=== Input data ===
··········

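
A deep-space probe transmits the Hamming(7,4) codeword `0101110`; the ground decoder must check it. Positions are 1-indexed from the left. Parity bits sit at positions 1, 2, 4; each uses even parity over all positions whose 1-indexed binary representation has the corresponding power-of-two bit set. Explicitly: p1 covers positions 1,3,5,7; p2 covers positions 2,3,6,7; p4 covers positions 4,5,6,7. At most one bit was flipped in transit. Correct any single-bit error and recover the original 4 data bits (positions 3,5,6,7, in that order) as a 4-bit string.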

··········

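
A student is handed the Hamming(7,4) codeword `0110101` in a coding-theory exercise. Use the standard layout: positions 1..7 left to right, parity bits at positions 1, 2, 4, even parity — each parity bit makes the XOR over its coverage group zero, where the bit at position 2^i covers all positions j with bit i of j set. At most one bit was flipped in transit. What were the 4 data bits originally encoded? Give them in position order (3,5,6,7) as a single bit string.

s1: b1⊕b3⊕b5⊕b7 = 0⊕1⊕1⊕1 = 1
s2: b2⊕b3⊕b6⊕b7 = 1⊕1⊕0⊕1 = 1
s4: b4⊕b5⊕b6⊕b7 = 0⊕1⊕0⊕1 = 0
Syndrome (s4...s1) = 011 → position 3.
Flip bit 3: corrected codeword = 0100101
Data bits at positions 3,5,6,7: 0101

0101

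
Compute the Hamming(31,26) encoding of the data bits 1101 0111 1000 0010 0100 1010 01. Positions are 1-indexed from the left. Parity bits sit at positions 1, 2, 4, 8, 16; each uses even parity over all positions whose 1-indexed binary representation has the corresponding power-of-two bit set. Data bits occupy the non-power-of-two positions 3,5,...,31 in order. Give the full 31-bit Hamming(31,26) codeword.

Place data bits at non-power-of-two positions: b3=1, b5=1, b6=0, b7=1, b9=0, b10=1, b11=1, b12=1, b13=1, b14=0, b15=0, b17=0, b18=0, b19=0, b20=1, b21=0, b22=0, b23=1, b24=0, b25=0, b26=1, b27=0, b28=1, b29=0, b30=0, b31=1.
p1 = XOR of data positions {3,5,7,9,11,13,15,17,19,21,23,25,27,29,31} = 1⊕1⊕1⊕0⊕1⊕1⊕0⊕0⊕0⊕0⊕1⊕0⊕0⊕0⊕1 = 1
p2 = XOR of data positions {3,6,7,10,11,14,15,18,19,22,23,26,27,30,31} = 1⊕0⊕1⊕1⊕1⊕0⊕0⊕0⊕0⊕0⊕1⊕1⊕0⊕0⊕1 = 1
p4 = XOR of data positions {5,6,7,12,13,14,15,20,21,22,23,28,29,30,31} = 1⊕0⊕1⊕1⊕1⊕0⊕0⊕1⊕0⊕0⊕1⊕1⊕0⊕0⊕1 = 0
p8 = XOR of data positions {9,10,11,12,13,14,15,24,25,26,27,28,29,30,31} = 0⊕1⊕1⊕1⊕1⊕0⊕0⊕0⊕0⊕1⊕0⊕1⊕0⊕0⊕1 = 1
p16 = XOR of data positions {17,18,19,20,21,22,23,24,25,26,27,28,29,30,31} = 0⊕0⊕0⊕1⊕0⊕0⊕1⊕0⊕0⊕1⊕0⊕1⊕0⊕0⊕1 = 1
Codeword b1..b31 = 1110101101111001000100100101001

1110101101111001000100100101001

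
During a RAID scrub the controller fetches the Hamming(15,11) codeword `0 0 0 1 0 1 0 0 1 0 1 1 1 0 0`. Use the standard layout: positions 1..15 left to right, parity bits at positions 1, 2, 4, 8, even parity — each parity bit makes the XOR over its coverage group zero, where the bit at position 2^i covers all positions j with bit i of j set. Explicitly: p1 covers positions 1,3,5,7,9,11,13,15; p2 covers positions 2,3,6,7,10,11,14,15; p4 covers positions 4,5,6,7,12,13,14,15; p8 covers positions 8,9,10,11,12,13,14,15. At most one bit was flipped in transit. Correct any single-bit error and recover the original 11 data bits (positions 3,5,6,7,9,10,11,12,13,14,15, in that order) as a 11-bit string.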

··········

=== Work instruction ===
From the entries above, copy every line where the word "Explicitly" shows up.

=== Response ===
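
A deep-space probe transmits the Hamming(7,4) codeword `0101110`; the ground decoder must check it. Positions are 1-indexed from the left. Parity bits sit at positions 1, 2, 4; each uses even parity over all positions whose 1-indexed binary representation has the corresponding power-of-two bit set. Explicitly: p1 covers positions 1,3,5,7; p2 covers positions 2,3,6,7; p4 covers positions 4,5,6,7. At most one bit was flipped in transit. Correct any single-bit error and recover the original 4 data bits (positions 3,5,6,7, in that order) as a 4-bit string.
During a RAID scrub the controller fetches the Hamming(15,11) codeword `0 0 0 1 0 1 0 0 1 0 1 1 1 0 0`. Use the standard layout: positions 1..15 left to right, parity bits at positions 1, 2, 4, 8, even parity — each parity bit makes the XOR over its coverage group zero, where the bit at position 2^i covers all positions j with bit i of j set. Explicitly: p1 covers positions 1,3,5,7,9,11,13,15; p2 covers positions 2,3,6,7,10,11,14,15; p4 covers positions 4,5,6,7,12,13,14,15; p8 covers positions 8,9,10,11,12,13,14,15. At most one bit was flipped in transit. Correct any single-bit error and recover the original 11 data bits (positions 3,5,6,7,9,10,11,12,13,14,15, in that order) as a 11-bit string.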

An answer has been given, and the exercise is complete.